*** AVAILABLE DATA ***
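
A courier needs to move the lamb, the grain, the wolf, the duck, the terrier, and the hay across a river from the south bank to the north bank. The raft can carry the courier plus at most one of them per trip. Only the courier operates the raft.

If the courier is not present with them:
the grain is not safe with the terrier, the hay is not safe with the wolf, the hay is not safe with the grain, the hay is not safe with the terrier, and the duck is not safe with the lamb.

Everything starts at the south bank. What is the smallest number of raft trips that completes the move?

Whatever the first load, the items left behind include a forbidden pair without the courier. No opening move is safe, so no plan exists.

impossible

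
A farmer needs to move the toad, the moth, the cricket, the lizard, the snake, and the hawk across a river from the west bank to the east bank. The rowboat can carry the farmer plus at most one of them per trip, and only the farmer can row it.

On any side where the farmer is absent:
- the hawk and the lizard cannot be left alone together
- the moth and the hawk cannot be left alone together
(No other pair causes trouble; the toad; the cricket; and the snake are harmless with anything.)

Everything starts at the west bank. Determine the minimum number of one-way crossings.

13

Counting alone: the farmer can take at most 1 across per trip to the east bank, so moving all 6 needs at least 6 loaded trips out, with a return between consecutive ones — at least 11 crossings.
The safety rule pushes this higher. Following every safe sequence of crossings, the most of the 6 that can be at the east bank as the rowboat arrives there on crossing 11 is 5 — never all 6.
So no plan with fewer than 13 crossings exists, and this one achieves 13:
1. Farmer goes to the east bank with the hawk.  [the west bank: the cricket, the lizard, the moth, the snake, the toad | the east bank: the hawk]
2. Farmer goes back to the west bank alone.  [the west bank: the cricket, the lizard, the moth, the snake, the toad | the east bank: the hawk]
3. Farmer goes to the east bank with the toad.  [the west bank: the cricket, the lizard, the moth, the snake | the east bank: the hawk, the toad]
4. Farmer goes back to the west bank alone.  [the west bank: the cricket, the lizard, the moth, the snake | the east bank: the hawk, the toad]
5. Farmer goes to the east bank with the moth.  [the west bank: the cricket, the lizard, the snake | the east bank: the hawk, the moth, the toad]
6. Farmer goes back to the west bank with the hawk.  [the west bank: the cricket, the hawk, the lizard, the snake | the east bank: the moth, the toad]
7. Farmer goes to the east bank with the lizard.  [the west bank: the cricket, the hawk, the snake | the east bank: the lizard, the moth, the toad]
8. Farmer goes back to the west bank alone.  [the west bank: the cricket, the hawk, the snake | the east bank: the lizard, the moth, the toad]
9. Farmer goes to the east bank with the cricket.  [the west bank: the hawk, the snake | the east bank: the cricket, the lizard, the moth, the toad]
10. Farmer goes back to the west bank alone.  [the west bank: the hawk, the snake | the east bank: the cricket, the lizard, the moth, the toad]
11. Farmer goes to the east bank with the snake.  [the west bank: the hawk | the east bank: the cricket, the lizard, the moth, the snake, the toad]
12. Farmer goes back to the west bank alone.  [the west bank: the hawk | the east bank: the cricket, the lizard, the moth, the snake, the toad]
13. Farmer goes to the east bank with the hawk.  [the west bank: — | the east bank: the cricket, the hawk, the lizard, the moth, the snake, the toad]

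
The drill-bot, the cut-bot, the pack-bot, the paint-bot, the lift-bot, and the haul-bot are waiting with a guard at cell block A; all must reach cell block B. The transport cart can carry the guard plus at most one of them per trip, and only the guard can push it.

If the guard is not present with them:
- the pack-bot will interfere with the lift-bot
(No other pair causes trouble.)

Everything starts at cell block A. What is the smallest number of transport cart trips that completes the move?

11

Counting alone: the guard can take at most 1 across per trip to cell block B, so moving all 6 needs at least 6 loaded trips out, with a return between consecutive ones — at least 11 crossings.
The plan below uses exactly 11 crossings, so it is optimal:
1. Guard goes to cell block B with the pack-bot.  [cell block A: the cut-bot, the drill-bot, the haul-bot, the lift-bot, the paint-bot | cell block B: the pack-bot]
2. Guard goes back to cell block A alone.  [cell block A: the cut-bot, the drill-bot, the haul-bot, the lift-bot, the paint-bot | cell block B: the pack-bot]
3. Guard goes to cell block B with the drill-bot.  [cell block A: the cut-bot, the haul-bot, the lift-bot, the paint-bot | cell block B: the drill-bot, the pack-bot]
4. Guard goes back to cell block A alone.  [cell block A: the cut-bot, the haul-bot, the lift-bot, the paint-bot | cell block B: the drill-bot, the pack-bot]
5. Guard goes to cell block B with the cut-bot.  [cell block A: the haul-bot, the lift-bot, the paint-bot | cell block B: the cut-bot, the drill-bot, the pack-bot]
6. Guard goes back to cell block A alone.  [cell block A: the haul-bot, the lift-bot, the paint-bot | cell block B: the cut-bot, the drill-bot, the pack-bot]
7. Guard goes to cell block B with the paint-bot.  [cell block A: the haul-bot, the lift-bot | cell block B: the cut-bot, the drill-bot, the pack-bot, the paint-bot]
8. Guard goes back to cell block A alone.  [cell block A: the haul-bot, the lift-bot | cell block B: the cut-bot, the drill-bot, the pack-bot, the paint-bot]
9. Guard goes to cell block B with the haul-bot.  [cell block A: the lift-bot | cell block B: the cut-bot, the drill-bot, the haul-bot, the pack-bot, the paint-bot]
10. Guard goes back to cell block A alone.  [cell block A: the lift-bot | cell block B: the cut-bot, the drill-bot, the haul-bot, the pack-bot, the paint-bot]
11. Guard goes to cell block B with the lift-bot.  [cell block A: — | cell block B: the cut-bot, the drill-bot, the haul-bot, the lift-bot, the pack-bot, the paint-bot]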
*** End of AVAILABLE DATA ***
* **THE TASK**: Render the whole set of entries again, exactly as given.

* **EXERCISE OUTPUT**:
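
A courier needs to move the lamb, the grain, the wolf, the duck, the terrier, and the hay across a river from the south bank to the north bank. The raft can carry the courier plus at most one of them per trip. Only the courier operates the raft.

If the courier is not present with them:
the grain is not safe with the terrier, the hay is not safe with the wolf, the hay is not safe with the grain, the hay is not safe with the terrier, and the duck is not safe with the lamb.

Everything starts at the south bank. What is the smallest number of raft trips that completes the move?

Whatever the first load, the items left behind include a forbidden pair without the courier. No opening move is safe, so no plan exists.

impossible

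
A farmer needs to move the toad, the moth, the cricket, the lizard, the snake, and the hawk across a river from the west bank to the east bank. The rowboat can carry the farmer plus at most one of them per trip, and only the farmer can row it.

On any side where the farmer is absent:
- the hawk and the lizard cannot be left alone together
- the moth and the hawk cannot be left alone together
(No other pair causes trouble; the toad; the cricket; and the snake are harmless with anything.)

Everything starts at the west bank. Determine the minimum number of one-way crossings.

13

Counting alone: the farmer can take at most 1 across per trip to the east bank, so moving all 6 needs at least 6 loaded trips out, with a return between consecutive ones — at least 11 crossings.
The safety rule pushes this higher. Following every safe sequence of crossings, the most of the 6 that can be at the east bank as the rowboat arrives there on crossing 11 is 5 — never all 6.
So no plan with fewer than 13 crossings exists, and this one achieves 13:
1. Farmer goes to the east bank with the hawk.  [the west bank: the cricket, the lizard, the moth, the snake, the toad | the east bank: the hawk]
2. Farmer goes back to the west bank alone.  [the west bank: the cricket, the lizard, the moth, the snake, the toad | the east bank: the hawk]
3. Farmer goes to the east bank with the toad.  [the west bank: the cricket, the lizard, the moth, the snake | the east bank: the hawk, the toad]
4. Farmer goes back to the west bank alone.  [the west bank: the cricket, the lizard, the moth, the snake | the east bank: the hawk, the toad]
5. Farmer goes to the east bank with the moth.  [the west bank: the cricket, the lizard, the snake | the east bank: the hawk, the moth, the toad]
6. Farmer goes back to the west bank with the hawk.  [the west bank: the cricket, the hawk, the lizard, the snake | the east bank: the moth, the toad]
7. Farmer goes to the east bank with the lizard.  [the west bank: the cricket, the hawk, the snake | the east bank: the lizard, the moth, the toad]
8. Farmer goes back to the west bank alone.  [the west bank: the cricket, the hawk, the snake | the east bank: the lizard, the moth, the toad]
9. Farmer goes to the east bank with the cricket.  [the west bank: the hawk, the snake | the east bank: the cricket, the lizard, the moth, the toad]
10. Farmer goes back to the west bank alone.  [the west bank: the hawk, the snake | the east bank: the cricket, the lizard, the moth, the toad]
11. Farmer goes to the east bank with the snake.  [the west bank: the hawk | the east bank: the cricket, the lizard, the moth, the snake, the toad]
12. Farmer goes back to the west bank alone.  [the west bank: the hawk | the east bank: the cricket, the lizard, the moth, the snake, the toad]
13. Farmer goes to the east bank with the hawk.  [the west bank: — | the east bank: the cricket, the hawk, the lizard, the moth, the snake, the toad]

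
The drill-bot, the cut-bot, the pack-bot, the paint-bot, the lift-bot, and the haul-bot are waiting with a guard at cell block A; all must reach cell block B. The transport cart can carry the guard plus at most one of them per trip, and only the guard can push it.

If the guard is not present with them:
- the pack-bot will interfere with the lift-bot
(No other pair causes trouble.)

Everything starts at cell block A. What is the smallest number of transport cart trips that completes the move?

11

Counting alone: the guard can take at most 1 across per trip to cell block B, so moving all 6 needs at least 6 loaded trips out, with a return between consecutive ones — at least 11 crossings.
The plan below uses exactly 11 crossings, so it is optimal:
1. Guard goes to cell block B with the pack-bot.  [cell block A: the cut-bot, the drill-bot, the haul-bot, the lift-bot, the paint-bot | cell block B: the pack-bot]
2. Guard goes back to cell block A alone.  [cell block A: the cut-bot, the drill-bot, the haul-bot, the lift-bot, the paint-bot | cell block B: the pack-bot]
3. Guard goes to cell block B with the drill-bot.  [cell block A: the cut-bot, the haul-bot, the lift-bot, the paint-bot | cell block B: the drill-bot, the pack-bot]
4. Guard goes back to cell block A alone.  [cell block A: the cut-bot, the haul-bot, the lift-bot, the paint-bot | cell block B: the drill-bot, the pack-bot]
5. Guard goes to cell block B with the cut-bot.  [cell block A: the haul-bot, the lift-bot, the paint-bot | cell block B: the cut-bot, the drill-bot, the pack-bot]
6. Guard goes back to cell block A alone.  [cell block A: the haul-bot, the lift-bot, the paint-bot | cell block B: the cut-bot, the drill-bot, the pack-bot]
7. Guard goes to cell block B with the paint-bot.  [cell block A: the haul-bot, the lift-bot | cell block B: the cut-bot, the drill-bot, the pack-bot, the paint-bot]
8. Guard goes back to cell block A alone.  [cell block A: the haul-bot, the lift-bot | cell block B: the cut-bot, the drill-bot, the pack-bot, the paint-bot]
9. Guard goes to cell block B with the haul-bot.  [cell block A: the lift-bot | cell block B: the cut-bot, the drill-bot, the haul-bot, the pack-bot, the paint-bot]
10. Guard goes back to cell block A alone.  [cell block A: the lift-bot | cell block B: the cut-bot, the drill-bot, the haul-bot, the pack-bot, the paint-bot]
11. Guard goes to cell block B with the lift-bot.  [cell block A: — | cell block B: the cut-bot, the drill-bot, the haul-bot, the lift-bot, the pack-bot, the paint-bot]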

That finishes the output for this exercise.